INPUT RECORDS START

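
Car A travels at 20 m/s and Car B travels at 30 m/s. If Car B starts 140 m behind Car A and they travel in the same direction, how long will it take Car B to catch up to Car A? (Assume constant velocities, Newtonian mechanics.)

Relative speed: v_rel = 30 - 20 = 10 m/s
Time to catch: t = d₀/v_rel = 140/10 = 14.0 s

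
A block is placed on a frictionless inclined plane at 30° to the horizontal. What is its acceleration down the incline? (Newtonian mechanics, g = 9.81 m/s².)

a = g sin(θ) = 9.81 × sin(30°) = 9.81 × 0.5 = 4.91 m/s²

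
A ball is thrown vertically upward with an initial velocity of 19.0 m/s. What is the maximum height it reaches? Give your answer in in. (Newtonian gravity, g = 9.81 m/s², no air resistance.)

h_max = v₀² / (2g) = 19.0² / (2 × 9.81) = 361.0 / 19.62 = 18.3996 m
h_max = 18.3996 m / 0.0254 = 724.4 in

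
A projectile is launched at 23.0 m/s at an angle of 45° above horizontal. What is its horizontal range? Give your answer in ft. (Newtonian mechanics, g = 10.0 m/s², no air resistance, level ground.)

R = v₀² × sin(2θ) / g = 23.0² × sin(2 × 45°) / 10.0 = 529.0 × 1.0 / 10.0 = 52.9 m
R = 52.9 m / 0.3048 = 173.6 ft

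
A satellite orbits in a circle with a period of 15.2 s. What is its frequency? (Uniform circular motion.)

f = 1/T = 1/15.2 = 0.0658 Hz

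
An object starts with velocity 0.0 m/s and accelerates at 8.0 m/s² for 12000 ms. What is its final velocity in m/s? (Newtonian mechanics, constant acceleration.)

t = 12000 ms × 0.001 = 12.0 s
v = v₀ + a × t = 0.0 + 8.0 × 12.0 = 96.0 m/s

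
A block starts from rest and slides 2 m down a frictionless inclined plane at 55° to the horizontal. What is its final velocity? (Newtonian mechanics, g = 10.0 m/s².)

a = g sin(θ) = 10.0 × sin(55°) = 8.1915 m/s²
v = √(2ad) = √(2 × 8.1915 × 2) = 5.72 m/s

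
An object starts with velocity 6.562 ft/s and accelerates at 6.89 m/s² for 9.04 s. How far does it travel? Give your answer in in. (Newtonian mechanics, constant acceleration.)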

INPUT RECORDS END

### TASK TO COMPLETE
Could you reproduce the lines above, from the one that holds "A block is placed" through the last, exactly as they stand?

### SOLUTION TO THIS EXERCISE
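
A block is placed on a frictionless inclined plane at 30° to the horizontal. What is its acceleration down the incline? (Newtonian mechanics, g = 9.81 m/s².)

a = g sin(θ) = 9.81 × sin(30°) = 9.81 × 0.5 = 4.91 m/s²

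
A ball is thrown vertically upward with an initial velocity of 19.0 m/s. What is the maximum height it reaches? Give your answer in in. (Newtonian gravity, g = 9.81 m/s², no air resistance.)

h_max = v₀² / (2g) = 19.0² / (2 × 9.81) = 361.0 / 19.62 = 18.3996 m
h_max = 18.3996 m / 0.0254 = 724.4 in

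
A projectile is launched at 23.0 m/s at an angle of 45° above horizontal. What is its horizontal range? Give your answer in ft. (Newtonian mechanics, g = 10.0 m/s², no air resistance, level ground.)

R = v₀² × sin(2θ) / g = 23.0² × sin(2 × 45°) / 10.0 = 529.0 × 1.0 / 10.0 = 52.9 m
R = 52.9 m / 0.3048 = 173.6 ft

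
A satellite orbits in a circle with a period of 15.2 s. What is its frequency? (Uniform circular motion.)

f = 1/T = 1/15.2 = 0.0658 Hz

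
An object starts with velocity 0.0 m/s and accelerates at 8.0 m/s² for 12000 ms. What is its final velocity in m/s? (Newtonian mechanics, constant acceleration.)

t = 12000 ms × 0.001 = 12.0 s
v = v₀ + a × t = 0.0 + 8.0 × 12.0 = 96.0 m/s

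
A block starts from rest and slides 2 m down a frictionless inclined plane at 55° to the horizontal. What is its final velocity? (Newtonian mechanics, g = 10.0 m/s².)

a = g sin(θ) = 10.0 × sin(55°) = 8.1915 m/s²
v = √(2ad) = √(2 × 8.1915 × 2) = 5.72 m/s

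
An object starts with velocity 6.562 ft/s and accelerates at 6.89 m/s² for 9.04 s. How far does it travel? Give your answer in in. (Newtonian mechanics, constant acceleration.)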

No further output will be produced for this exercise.